Assigned task: Exactly reproduce each line of the listing that follows.
---*---
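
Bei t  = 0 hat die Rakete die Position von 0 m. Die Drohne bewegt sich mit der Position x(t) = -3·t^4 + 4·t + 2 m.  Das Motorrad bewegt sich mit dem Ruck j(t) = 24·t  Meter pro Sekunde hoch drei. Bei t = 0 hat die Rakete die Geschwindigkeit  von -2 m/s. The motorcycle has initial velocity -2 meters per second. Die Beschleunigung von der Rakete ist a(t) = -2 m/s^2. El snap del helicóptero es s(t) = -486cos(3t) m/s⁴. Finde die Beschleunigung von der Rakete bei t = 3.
Aus der Gleichung für die Beschleunigung a(t) = -2, setzen wir t = 3 ein und erhalten a = -2.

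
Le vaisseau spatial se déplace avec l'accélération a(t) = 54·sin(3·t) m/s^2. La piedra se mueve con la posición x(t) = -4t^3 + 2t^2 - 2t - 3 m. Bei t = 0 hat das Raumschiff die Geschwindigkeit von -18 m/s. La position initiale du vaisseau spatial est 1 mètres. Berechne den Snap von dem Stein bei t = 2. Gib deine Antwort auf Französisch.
Nous devons dériver notre équation de la position x(t) = -4·t^3 + 2·t^2 - 2·t - 3 4 fois. La dérivée de la position donne la vitesse: v(t) = -12·t^2 + 4·t - 2. En prenant d/dt de v(t), nous trouvons a(t) = 4 - 24·t. La dérivée de l'accélération donne le jerk: j(t) = -24. La dérivée du jerk donne le snap: s(t) = 0. De l'équation du snap s(t) = 0, nous substituons t = 2 pour obtenir s = 0.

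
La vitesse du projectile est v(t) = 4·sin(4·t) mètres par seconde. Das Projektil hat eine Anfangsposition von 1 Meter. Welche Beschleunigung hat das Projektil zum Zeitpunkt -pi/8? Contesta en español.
Partiendo de la velocidad v(t) = 4·sin(4·t), tomamos 1 derivada. Tomando d/dt de v(t), encontramos a(t) = 16·cos(4·t). Usando a(t) = 16·cos(4·t) y sustituyendo t = -pi/8, encontramos a = 0.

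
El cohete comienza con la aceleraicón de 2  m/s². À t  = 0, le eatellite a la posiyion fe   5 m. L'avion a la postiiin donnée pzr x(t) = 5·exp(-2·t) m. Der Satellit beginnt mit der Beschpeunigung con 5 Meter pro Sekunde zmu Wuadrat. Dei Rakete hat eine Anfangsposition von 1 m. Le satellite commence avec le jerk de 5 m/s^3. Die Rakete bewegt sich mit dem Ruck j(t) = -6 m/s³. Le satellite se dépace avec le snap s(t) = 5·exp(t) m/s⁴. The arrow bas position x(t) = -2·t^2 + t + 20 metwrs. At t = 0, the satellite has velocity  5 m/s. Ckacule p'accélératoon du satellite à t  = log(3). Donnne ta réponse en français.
Nous devons trouver l'intégrale de notre équation du snap s(t) = 5·exp(t) 2 fois. En intégrant le snap et en utilisant la condition initiale j(0) = 5, nous obtenons j(t) = 5·exp(t). En intégrant le jerk et en utilisant la condition initiale a(0) = 5, nous obtenons a(t) = 5·exp(t). De l'équation de l'accélération a(t) = 5·exp(t), nous substituons t = log(3) pour obtenir a = 15.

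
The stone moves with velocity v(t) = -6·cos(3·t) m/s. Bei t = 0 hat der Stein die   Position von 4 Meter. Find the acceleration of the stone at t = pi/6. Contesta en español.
Partiendo de la velocidad v(t) = -6·cos(3·t), tomamos 1 derivada. Tomando d/dt de v(t), encontramos a(t) = 18·sin(3·t). Usando a(t) = 18·sin(3·t) y sustituyendo t = pi/6, encontramos a = 18.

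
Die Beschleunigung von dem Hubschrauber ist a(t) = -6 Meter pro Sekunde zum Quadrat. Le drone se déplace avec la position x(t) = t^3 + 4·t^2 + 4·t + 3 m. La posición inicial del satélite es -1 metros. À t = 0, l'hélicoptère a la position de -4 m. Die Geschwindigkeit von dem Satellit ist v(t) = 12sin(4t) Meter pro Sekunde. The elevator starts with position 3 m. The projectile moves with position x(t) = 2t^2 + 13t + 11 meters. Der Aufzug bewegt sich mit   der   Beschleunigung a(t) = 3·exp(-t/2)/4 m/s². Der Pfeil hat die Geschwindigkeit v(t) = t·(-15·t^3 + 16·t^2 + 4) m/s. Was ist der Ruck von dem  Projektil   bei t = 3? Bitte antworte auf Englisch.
To solve this, we need to take 3 derivatives of our position equation x(t) = 2·t^2 + 13·t + 11. Differentiating position, we get velocity: v(t) = 4·t + 13. The derivative of velocity gives acceleration: a(t) = 4. The derivative of acceleration gives jerk: j(t) = 0. From the given jerk equation j(t) = 0, we substitute t = 3 to get j = 0.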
---*---
Answer below:
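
Bei t  = 0 hat die Rakete die Position von 0 m. Die Drohne bewegt sich mit der Position x(t) = -3·t^4 + 4·t + 2 m.  Das Motorrad bewegt sich mit dem Ruck j(t) = 24·t  Meter pro Sekunde hoch drei. Bei t = 0 hat die Rakete die Geschwindigkeit  von -2 m/s. The motorcycle has initial velocity -2 meters per second. Die Beschleunigung von der Rakete ist a(t) = -2 m/s^2. El snap del helicóptero es s(t) = -486cos(3t) m/s⁴. Finde die Beschleunigung von der Rakete bei t = 3.
Aus der Gleichung für die Beschleunigung a(t) = -2, setzen wir t = 3 ein und erhalten a = -2.

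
Le vaisseau spatial se déplace avec l'accélération a(t) = 54·sin(3·t) m/s^2. La piedra se mueve con la posición x(t) = -4t^3 + 2t^2 - 2t - 3 m. Bei t = 0 hat das Raumschiff die Geschwindigkeit von -18 m/s. La position initiale du vaisseau spatial est 1 mètres. Berechne den Snap von dem Stein bei t = 2. Gib deine Antwort auf Französisch.
Nous devons dériver notre équation de la position x(t) = -4·t^3 + 2·t^2 - 2·t - 3 4 fois. La dérivée de la position donne la vitesse: v(t) = -12·t^2 + 4·t - 2. En prenant d/dt de v(t), nous trouvons a(t) = 4 - 24·t. La dérivée de l'accélération donne le jerk: j(t) = -24. La dérivée du jerk donne le snap: s(t) = 0. De l'équation du snap s(t) = 0, nous substituons t = 2 pour obtenir s = 0.

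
La vitesse du projectile est v(t) = 4·sin(4·t) mètres par seconde. Das Projektil hat eine Anfangsposition von 1 Meter. Welche Beschleunigung hat das Projektil zum Zeitpunkt -pi/8? Contesta en español.
Partiendo de la velocidad v(t) = 4·sin(4·t), tomamos 1 derivada. Tomando d/dt de v(t), encontramos a(t) = 16·cos(4·t). Usando a(t) = 16·cos(4·t) y sustituyendo t = -pi/8, encontramos a = 0.

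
El cohete comienza con la aceleraicón de 2  m/s². À t  = 0, le eatellite a la posiyion fe   5 m. L'avion a la postiiin donnée pzr x(t) = 5·exp(-2·t) m. Der Satellit beginnt mit der Beschpeunigung con 5 Meter pro Sekunde zmu Wuadrat. Dei Rakete hat eine Anfangsposition von 1 m. Le satellite commence avec le jerk de 5 m/s^3. Die Rakete bewegt sich mit dem Ruck j(t) = -6 m/s³. Le satellite se dépace avec le snap s(t) = 5·exp(t) m/s⁴. The arrow bas position x(t) = -2·t^2 + t + 20 metwrs. At t = 0, the satellite has velocity  5 m/s. Ckacule p'accélératoon du satellite à t  = log(3). Donnne ta réponse en français.
Nous devons trouver l'intégrale de notre équation du snap s(t) = 5·exp(t) 2 fois. En intégrant le snap et en utilisant la condition initiale j(0) = 5, nous obtenons j(t) = 5·exp(t). En intégrant le jerk et en utilisant la condition initiale a(0) = 5, nous obtenons a(t) = 5·exp(t). De l'équation de l'accélération a(t) = 5·exp(t), nous substituons t = log(3) pour obtenir a = 15.

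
The stone moves with velocity v(t) = -6·cos(3·t) m/s. Bei t = 0 hat der Stein die   Position von 4 Meter. Find the acceleration of the stone at t = pi/6. Contesta en español.
Partiendo de la velocidad v(t) = -6·cos(3·t), tomamos 1 derivada. Tomando d/dt de v(t), encontramos a(t) = 18·sin(3·t). Usando a(t) = 18·sin(3·t) y sustituyendo t = pi/6, encontramos a = 18.

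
Die Beschleunigung von dem Hubschrauber ist a(t) = -6 Meter pro Sekunde zum Quadrat. Le drone se déplace avec la position x(t) = t^3 + 4·t^2 + 4·t + 3 m. La posición inicial del satélite es -1 metros. À t = 0, l'hélicoptère a la position de -4 m. Die Geschwindigkeit von dem Satellit ist v(t) = 12sin(4t) Meter pro Sekunde. The elevator starts with position 3 m. The projectile moves with position x(t) = 2t^2 + 13t + 11 meters. Der Aufzug bewegt sich mit   der   Beschleunigung a(t) = 3·exp(-t/2)/4 m/s². Der Pfeil hat die Geschwindigkeit v(t) = t·(-15·t^3 + 16·t^2 + 4) m/s. Was ist der Ruck von dem  Projektil   bei t = 3? Bitte antworte auf Englisch.
To solve this, we need to take 3 derivatives of our position equation x(t) = 2·t^2 + 13·t + 11. Differentiating position, we get velocity: v(t) = 4·t + 13. The derivative of velocity gives acceleration: a(t) = 4. The derivative of acceleration gives jerk: j(t) = 0. From the given jerk equation j(t) = 0, we substitute t = 3 to get j = 0.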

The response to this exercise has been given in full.